*** Records shown ***

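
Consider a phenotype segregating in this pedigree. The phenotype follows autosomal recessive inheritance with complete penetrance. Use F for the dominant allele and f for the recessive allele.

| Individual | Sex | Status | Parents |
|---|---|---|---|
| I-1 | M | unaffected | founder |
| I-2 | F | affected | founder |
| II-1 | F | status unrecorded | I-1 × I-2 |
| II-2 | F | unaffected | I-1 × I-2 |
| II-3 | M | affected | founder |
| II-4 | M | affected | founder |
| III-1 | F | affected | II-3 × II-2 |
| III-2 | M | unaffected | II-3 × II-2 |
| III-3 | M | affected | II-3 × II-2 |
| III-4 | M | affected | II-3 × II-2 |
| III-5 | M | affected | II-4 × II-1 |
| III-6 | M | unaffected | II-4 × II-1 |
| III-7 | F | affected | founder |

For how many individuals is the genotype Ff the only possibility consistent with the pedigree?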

*** End of Records shown ***

§ What is needed
Whichever lines of the material hold the word "with", find and copy them.

§ Task response
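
Consider a phenotype segregating in this pedigree. The phenotype follows autosomal recessive inheritance with complete penetrance. Use F for the dominant allele and f for the recessive allele.
For how many individuals is the genotype Ff the only possibility consistent with the pedigree?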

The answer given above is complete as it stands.